- [Required work]: The job is to output each record again, character for character.

- [Supplied data]:
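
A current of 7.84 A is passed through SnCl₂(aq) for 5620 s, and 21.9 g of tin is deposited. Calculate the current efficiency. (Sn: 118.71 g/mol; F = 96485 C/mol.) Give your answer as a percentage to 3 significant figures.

80.8%

Q = 7.84 × 5620 = 44060 C
n(e⁻) = 44060 / 96485 = 0.4567 mol
Sn²⁺ + 2e⁻ → Sn, so theoretical n(Sn) = 0.2284 mol → 27.11 g
Efficiency = 21.9 / 27.11 = 0.8078 = 80.8%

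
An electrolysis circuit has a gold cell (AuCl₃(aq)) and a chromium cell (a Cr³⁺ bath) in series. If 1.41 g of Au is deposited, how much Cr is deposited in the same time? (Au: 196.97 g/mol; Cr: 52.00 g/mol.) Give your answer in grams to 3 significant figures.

0.372 g

n(Au) = 1.41 / 196.97 = 0.007158 mol
Au³⁺ + 3e⁻ → Au, so n(e⁻) = 3 × 0.007158 = 0.02147 mol
Since the cells are in series, n(e⁻) in the Cr cell is also 0.02147 mol.
Cr³⁺ + 3e⁻ → Cr, so n(Cr) = 0.02147 / 3 = 0.007157 mol
m(Cr) = 0.007157 × 52.00 = 0.372 g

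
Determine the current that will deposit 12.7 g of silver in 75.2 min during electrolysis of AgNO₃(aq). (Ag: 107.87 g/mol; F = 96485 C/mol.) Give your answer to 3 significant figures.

n(Ag) = 12.7 / 107.87 = 0.1177 mol
Ag⁺ + e⁻ → Ag, so n(e⁻) = 0.1177 mol
Q = 0.1177 × 96485 = 11360 C
I = Q / t = 11360 / 4512 s = 2.52 A

2.52 A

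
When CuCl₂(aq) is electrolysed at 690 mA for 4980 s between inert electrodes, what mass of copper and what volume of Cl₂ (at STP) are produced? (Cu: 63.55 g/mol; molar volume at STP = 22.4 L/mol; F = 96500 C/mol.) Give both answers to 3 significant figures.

Q = 0.690 × 4980 = 3436 C; n(e⁻) = 3436 / 96500 = 0.03561 mol
Cathode: Cu²⁺ + 2e⁻ → Cu → n(Cu) = 0.03561/2 = 0.01781 mol → 1.13 g
Anode: 2Cl⁻ → Cl₂ + 2e⁻ → n(Cl₂) = 0.03561/2 = 0.01781 mol → 0.399 L

1.13 g Cu; 0.399 L Cl₂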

- [Solution to this task]:
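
A current of 7.84 A is passed through SnCl₂(aq) for 5620 s, and 21.9 g of tin is deposited. Calculate the current efficiency. (Sn: 118.71 g/mol; F = 96485 C/mol.) Give your answer as a percentage to 3 significant figures.

80.8%

Q = 7.84 × 5620 = 44060 C
n(e⁻) = 44060 / 96485 = 0.4567 mol
Sn²⁺ + 2e⁻ → Sn, so theoretical n(Sn) = 0.2284 mol → 27.11 g
Efficiency = 21.9 / 27.11 = 0.8078 = 80.8%

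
An electrolysis circuit has a gold cell (AuCl₃(aq)) and a chromium cell (a Cr³⁺ bath) in series. If 1.41 g of Au is deposited, how much Cr is deposited in the same time? (Au: 196.97 g/mol; Cr: 52.00 g/mol.) Give your answer in grams to 3 significant figures.

0.372 g

n(Au) = 1.41 / 196.97 = 0.007158 mol
Au³⁺ + 3e⁻ → Au, so n(e⁻) = 3 × 0.007158 = 0.02147 mol
Since the cells are in series, n(e⁻) in the Cr cell is also 0.02147 mol.
Cr³⁺ + 3e⁻ → Cr, so n(Cr) = 0.02147 / 3 = 0.007157 mol
m(Cr) = 0.007157 × 52.00 = 0.372 g

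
Determine the current that will deposit 12.7 g of silver in 75.2 min during electrolysis of AgNO₃(aq). (Ag: 107.87 g/mol; F = 96485 C/mol.) Give your answer to 3 significant figures.

n(Ag) = 12.7 / 107.87 = 0.1177 mol
Ag⁺ + e⁻ → Ag, so n(e⁻) = 0.1177 mol
Q = 0.1177 × 96485 = 11360 C
I = Q / t = 11360 / 4512 s = 2.52 A

2.52 A

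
When CuCl₂(aq) is electrolysed at 690 mA for 4980 s between inert electrodes, what mass of copper and what volume of Cl₂ (at STP) are produced? (Cu: 63.55 g/mol; molar volume at STP = 22.4 L/mol; F = 96500 C/mol.) Give both answers to 3 significant figures.

Q = 0.690 × 4980 = 3436 C; n(e⁻) = 3436 / 96500 = 0.03561 mol
Cathode: Cu²⁺ + 2e⁻ → Cu → n(Cu) = 0.03561/2 = 0.01781 mol → 1.13 g
Anode: 2Cl⁻ → Cl₂ + 2e⁻ → n(Cl₂) = 0.03561/2 = 0.01781 mol → 0.399 L

1.13 g Cu; 0.399 L Cl₂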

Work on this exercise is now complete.